→ **What is being asked**
Each line below is to be copied out exactly, and none may be omitted.

##### Data excerpts

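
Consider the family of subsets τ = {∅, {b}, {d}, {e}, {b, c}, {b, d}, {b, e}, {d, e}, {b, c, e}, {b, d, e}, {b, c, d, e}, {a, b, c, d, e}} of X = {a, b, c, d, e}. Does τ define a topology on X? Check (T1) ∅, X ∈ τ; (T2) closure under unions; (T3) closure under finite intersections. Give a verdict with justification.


τ is NOT a topology on X.

Axiom (T1): ∅ ∈ τ? Yes; X ∈ τ? Yes.
Axiom (T2/T3): check pairwise unions and intersections of members of τ.
Counterexample for (T2): {d} ∪ {b, c} = {b, c, d} ∉ τ. Therefore τ is NOT a topology.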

##########

→ **Result of this exercise**
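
Consider the family of subsets τ = {∅, {b}, {d}, {e}, {b, c}, {b, d}, {b, e}, {d, e}, {b, c, e}, {b, d, e}, {b, c, d, e}, {a, b, c, d, e}} of X = {a, b, c, d, e}. Does τ define a topology on X? Check (T1) ∅, X ∈ τ; (T2) closure under unions; (T3) closure under finite intersections. Give a verdict with justification.


τ is NOT a topology on X.

Axiom (T1): ∅ ∈ τ? Yes; X ∈ τ? Yes.
Axiom (T2/T3): check pairwise unions and intersections of members of τ.
Counterexample for (T2): {d} ∪ {b, c} = {b, c, d} ∉ τ. Therefore τ is NOT a topology.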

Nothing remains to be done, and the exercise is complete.